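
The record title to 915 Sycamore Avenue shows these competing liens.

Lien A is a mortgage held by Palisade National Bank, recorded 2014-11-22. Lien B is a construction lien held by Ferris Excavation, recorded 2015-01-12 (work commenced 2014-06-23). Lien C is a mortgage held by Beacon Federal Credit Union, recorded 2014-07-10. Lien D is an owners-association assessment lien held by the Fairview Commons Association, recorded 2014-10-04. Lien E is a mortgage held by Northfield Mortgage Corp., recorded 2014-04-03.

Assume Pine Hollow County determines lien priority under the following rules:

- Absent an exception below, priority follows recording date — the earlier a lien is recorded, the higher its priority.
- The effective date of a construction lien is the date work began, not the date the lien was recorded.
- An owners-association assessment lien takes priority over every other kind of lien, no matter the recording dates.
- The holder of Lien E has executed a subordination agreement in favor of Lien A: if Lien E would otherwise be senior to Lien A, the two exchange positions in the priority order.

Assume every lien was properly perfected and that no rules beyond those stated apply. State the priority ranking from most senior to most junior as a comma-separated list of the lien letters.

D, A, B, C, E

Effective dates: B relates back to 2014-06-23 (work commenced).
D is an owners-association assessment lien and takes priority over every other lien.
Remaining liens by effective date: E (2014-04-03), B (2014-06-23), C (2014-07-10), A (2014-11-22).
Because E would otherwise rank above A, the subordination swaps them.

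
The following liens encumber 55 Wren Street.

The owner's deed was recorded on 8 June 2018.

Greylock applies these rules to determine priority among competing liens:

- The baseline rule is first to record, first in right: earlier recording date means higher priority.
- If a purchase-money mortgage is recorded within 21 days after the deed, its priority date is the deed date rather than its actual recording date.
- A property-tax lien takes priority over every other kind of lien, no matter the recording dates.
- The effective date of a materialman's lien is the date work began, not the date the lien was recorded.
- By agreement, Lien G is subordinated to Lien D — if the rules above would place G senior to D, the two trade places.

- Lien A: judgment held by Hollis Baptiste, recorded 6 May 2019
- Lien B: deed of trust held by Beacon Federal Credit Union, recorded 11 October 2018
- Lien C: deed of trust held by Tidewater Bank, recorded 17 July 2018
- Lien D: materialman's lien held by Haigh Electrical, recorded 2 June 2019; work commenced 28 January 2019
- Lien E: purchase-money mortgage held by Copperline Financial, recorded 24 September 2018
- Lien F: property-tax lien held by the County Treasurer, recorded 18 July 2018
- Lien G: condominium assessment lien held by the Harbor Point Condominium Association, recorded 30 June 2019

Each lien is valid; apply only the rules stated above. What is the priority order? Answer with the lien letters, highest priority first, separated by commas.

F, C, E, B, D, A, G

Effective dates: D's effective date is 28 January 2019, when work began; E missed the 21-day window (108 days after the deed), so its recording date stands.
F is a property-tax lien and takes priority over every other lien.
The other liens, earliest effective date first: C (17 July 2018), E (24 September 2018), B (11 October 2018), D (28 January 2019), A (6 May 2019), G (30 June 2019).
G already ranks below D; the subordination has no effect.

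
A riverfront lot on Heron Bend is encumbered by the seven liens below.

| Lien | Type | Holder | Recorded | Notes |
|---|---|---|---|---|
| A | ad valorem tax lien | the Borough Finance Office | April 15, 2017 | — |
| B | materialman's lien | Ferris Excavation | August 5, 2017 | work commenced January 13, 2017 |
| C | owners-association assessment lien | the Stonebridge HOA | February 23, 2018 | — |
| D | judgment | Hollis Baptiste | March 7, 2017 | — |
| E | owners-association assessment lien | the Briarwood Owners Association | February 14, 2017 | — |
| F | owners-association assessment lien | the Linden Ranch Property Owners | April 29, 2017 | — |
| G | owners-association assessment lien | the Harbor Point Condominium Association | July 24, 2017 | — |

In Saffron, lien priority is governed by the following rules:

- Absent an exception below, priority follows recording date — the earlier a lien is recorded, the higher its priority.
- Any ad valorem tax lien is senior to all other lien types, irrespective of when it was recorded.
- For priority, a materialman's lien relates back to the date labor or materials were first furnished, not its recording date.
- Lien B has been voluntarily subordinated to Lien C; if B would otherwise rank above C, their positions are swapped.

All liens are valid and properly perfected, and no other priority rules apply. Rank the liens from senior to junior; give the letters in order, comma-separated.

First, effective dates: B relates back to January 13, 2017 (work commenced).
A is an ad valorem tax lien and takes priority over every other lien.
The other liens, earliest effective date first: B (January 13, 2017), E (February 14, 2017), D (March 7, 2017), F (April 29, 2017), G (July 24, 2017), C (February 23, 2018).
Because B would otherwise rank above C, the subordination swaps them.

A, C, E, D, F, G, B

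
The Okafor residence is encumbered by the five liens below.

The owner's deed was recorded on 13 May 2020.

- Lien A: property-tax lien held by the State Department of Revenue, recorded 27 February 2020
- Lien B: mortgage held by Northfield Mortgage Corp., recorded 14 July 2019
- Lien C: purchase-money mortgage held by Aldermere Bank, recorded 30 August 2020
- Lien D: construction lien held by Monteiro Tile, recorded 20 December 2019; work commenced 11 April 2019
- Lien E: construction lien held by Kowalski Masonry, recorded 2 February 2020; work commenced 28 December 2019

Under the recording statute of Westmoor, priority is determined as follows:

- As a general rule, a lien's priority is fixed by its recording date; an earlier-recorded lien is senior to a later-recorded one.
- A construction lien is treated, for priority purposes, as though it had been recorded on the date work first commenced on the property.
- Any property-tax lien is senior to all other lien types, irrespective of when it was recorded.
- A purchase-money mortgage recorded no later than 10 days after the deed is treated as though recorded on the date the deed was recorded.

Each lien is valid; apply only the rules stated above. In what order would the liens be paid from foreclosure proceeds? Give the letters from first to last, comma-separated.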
##########
Scan the records above and tell how many lines include the word "December"; the number is all that should be written.

2